→ **YOUR GOAL**
Print each record below character for character.

Collected data entries
——————————

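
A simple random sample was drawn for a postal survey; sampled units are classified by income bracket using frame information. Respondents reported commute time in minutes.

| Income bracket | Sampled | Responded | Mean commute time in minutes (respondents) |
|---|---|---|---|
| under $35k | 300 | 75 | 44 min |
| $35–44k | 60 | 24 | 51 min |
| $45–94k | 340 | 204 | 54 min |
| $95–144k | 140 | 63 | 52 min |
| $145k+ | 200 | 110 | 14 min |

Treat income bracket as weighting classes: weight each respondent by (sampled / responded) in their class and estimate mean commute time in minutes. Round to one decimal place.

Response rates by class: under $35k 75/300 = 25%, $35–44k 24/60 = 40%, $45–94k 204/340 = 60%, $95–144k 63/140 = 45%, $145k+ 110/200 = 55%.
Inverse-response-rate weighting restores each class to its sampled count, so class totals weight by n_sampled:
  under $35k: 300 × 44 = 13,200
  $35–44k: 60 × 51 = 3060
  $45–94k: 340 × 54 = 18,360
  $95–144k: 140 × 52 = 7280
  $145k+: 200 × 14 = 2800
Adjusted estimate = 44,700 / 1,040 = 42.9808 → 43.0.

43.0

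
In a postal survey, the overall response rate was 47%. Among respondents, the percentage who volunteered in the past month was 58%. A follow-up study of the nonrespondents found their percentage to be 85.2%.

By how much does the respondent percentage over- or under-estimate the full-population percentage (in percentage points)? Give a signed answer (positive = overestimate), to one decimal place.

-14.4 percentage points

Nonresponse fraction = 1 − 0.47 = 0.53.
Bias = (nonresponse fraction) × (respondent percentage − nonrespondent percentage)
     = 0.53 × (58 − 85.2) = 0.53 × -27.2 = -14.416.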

——————————

→ **EXERCISE ANSWER**
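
A simple random sample was drawn for a postal survey; sampled units are classified by income bracket using frame information. Respondents reported commute time in minutes.

| Income bracket | Sampled | Responded | Mean commute time in minutes (respondents) |
|---|---|---|---|
| under $35k | 300 | 75 | 44 min |
| $35–44k | 60 | 24 | 51 min |
| $45–94k | 340 | 204 | 54 min |
| $95–144k | 140 | 63 | 52 min |
| $145k+ | 200 | 110 | 14 min |

Treat income bracket as weighting classes: weight each respondent by (sampled / responded) in their class and estimate mean commute time in minutes. Round to one decimal place.

Response rates by class: under $35k 75/300 = 25%, $35–44k 24/60 = 40%, $45–94k 204/340 = 60%, $95–144k 63/140 = 45%, $145k+ 110/200 = 55%.
Inverse-response-rate weighting restores each class to its sampled count, so class totals weight by n_sampled:
  under $35k: 300 × 44 = 13,200
  $35–44k: 60 × 51 = 3060
  $45–94k: 340 × 54 = 18,360
  $95–144k: 140 × 52 = 7280
  $145k+: 200 × 14 = 2800
Adjusted estimate = 44,700 / 1,040 = 42.9808 → 43.0.

43.0

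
In a postal survey, the overall response rate was 47%. Among respondents, the percentage who volunteered in the past month was 58%. A follow-up study of the nonrespondents found their percentage to be 85.2%.

By how much does the respondent percentage over- or under-estimate the full-population percentage (in percentage points)? Give a signed answer (positive = overestimate), to one decimal place.

-14.4 percentage points

Nonresponse fraction = 1 − 0.47 = 0.53.
Bias = (nonresponse fraction) × (respondent percentage − nonrespondent percentage)
     = 0.53 × (58 − 85.2) = 0.53 × -27.2 = -14.416.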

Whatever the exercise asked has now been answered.